• REQUIRED ACTION:
Among the lines below, copy each one in which "settings" appears.
*** MATERIAL FOR THIS EXERCISE Section Begins ***
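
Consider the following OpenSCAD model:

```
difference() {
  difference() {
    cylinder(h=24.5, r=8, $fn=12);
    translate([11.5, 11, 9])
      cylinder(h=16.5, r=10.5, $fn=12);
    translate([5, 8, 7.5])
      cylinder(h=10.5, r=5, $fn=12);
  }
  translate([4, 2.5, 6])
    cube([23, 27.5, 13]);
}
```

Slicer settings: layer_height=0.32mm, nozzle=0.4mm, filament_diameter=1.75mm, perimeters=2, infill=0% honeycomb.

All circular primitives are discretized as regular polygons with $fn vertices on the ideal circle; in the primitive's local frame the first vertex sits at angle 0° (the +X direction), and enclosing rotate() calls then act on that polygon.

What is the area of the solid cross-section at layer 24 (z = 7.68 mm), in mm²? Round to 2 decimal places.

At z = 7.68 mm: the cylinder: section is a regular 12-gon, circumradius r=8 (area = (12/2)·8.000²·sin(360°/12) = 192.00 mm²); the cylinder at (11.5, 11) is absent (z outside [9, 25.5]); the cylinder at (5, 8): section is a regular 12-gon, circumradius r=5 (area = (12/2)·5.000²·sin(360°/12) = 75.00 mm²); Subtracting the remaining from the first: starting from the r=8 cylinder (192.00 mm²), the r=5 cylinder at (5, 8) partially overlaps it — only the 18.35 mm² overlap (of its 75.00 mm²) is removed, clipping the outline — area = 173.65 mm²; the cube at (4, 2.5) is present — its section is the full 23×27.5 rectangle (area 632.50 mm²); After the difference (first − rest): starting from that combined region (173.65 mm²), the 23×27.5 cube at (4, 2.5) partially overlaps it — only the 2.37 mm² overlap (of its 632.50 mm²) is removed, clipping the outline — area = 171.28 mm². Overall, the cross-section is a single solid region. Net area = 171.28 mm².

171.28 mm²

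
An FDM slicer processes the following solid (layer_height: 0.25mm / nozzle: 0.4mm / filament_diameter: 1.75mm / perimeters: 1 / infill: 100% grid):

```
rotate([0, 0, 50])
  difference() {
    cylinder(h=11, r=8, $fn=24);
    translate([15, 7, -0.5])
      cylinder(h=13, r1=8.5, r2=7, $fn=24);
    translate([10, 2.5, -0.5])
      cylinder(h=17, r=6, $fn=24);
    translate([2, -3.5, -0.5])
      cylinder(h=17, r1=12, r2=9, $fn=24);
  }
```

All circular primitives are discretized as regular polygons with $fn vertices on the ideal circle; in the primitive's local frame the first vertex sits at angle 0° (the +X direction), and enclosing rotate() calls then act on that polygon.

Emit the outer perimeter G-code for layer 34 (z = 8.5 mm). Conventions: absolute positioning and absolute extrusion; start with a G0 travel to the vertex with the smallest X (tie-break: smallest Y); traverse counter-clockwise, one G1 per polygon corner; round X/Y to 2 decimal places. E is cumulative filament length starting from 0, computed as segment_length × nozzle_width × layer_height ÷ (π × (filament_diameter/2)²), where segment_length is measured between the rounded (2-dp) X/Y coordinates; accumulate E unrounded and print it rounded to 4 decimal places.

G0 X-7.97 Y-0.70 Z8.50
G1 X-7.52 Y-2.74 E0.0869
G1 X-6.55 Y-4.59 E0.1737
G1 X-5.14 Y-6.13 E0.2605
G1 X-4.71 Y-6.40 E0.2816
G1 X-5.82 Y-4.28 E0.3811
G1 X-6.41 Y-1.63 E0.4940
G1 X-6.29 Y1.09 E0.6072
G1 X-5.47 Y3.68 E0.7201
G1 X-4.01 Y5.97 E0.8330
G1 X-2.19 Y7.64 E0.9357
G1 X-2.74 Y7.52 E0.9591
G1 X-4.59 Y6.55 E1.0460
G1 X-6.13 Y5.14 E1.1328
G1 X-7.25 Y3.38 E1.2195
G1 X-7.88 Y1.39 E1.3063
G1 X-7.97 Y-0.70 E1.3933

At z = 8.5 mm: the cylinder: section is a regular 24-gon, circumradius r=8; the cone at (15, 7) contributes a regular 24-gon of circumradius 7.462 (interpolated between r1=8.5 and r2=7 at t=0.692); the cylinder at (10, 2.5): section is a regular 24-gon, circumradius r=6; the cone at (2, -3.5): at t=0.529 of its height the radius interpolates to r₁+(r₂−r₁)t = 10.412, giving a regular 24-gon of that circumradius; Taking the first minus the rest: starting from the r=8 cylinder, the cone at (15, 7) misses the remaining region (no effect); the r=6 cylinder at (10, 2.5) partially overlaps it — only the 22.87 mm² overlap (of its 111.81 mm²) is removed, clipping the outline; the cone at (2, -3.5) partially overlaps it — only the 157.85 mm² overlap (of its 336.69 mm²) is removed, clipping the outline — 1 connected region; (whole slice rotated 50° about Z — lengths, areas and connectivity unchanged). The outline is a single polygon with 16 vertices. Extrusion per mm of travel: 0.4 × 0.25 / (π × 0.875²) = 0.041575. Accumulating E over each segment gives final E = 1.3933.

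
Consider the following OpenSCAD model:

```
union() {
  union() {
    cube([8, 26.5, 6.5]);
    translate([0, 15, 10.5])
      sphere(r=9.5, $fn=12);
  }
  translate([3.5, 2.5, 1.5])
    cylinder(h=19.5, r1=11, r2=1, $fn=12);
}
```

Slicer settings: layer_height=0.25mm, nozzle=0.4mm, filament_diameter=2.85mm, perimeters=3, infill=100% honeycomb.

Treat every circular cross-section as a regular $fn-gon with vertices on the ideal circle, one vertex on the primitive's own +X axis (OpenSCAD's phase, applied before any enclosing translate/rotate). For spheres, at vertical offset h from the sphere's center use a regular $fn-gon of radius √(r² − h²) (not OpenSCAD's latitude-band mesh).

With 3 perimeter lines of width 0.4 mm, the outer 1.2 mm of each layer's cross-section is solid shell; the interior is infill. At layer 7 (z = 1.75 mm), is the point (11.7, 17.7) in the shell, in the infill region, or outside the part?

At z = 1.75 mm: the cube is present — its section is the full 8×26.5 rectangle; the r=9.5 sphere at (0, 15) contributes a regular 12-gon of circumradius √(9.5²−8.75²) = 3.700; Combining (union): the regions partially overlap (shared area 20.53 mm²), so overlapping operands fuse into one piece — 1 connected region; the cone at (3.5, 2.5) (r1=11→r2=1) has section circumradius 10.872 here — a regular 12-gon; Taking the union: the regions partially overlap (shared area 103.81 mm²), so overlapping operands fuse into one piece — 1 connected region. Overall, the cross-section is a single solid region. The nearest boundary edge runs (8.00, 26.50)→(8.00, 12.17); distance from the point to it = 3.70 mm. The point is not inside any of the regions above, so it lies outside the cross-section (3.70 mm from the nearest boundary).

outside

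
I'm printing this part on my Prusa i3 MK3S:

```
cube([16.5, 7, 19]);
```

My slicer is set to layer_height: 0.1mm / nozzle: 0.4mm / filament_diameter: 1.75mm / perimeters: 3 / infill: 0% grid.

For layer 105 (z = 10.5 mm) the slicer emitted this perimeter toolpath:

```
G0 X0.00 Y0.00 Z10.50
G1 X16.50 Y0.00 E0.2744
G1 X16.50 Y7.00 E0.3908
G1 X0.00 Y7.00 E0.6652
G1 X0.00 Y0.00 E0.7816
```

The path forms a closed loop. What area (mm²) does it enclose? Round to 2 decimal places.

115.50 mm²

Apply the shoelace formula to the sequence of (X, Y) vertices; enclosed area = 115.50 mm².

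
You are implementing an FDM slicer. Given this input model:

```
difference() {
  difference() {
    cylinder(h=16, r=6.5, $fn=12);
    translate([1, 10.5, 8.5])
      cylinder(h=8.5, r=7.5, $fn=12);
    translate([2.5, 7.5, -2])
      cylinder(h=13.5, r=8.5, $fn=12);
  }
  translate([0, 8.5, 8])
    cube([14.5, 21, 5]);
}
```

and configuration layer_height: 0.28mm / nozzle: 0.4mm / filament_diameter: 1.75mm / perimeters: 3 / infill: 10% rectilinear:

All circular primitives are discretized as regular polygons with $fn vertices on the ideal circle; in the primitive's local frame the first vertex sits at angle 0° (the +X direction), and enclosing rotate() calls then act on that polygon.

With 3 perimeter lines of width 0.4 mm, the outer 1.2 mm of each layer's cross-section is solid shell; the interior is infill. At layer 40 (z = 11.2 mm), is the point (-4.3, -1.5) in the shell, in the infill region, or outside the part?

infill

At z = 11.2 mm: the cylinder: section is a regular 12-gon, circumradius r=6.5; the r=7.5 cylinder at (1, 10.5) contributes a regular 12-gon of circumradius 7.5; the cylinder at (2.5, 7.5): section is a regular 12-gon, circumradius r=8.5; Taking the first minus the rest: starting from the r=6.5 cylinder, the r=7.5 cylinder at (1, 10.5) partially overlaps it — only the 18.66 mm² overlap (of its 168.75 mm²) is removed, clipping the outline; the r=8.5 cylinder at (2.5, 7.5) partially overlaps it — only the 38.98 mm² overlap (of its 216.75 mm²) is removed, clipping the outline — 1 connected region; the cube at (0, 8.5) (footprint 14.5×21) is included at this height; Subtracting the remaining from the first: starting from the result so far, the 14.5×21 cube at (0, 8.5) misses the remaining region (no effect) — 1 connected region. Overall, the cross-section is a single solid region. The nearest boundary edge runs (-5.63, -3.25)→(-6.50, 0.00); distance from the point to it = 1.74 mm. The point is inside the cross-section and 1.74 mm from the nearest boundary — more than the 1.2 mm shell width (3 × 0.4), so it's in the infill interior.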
*** MATERIAL FOR THIS EXERCISE Section Ends ***
• TASK ANSWER:
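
Slicer settings: layer_height=0.32mm, nozzle=0.4mm, filament_diameter=1.75mm, perimeters=2, infill=0% honeycomb.
Slicer settings: layer_height=0.25mm, nozzle=0.4mm, filament_diameter=2.85mm, perimeters=3, infill=100% honeycomb.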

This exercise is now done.